▸ **Requirement**
Where in the data does the word "perform" appear? Find those lines and copy them.

▸ **Items from a data source**
┌──

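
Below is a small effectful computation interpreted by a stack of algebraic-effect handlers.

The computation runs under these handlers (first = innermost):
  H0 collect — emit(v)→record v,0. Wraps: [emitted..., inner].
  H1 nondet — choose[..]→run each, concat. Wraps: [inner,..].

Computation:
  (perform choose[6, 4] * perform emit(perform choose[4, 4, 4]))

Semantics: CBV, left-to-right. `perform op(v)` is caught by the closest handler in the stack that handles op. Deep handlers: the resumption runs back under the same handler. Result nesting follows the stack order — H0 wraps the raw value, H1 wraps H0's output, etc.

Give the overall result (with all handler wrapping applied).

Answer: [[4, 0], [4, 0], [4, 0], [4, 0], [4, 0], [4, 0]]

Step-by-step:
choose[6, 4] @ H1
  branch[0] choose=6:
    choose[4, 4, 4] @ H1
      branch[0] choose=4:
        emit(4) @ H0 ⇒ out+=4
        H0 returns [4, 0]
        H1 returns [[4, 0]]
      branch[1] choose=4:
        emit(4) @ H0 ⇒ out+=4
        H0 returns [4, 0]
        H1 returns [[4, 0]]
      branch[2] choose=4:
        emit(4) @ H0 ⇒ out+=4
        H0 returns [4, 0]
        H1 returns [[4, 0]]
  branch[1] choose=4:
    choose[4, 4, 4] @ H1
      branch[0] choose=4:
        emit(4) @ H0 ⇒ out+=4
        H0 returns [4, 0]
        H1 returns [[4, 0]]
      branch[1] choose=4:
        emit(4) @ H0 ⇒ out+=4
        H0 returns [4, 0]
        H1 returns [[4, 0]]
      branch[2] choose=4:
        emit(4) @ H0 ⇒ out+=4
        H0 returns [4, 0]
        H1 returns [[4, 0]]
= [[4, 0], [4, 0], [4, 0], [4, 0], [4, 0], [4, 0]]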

└──

▸ **Result below**
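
  (perform choose[6, 4] * perform emit(perform choose[4, 4, 4]))
Semantics: CBV, left-to-right. `perform op(v)` is caught by the closest handler in the stack that handles op. Deep handlers: the resumption runs back under the same handler. Result nesting follows the stack order — H0 wraps the raw value, H1 wraps H0's output, etc.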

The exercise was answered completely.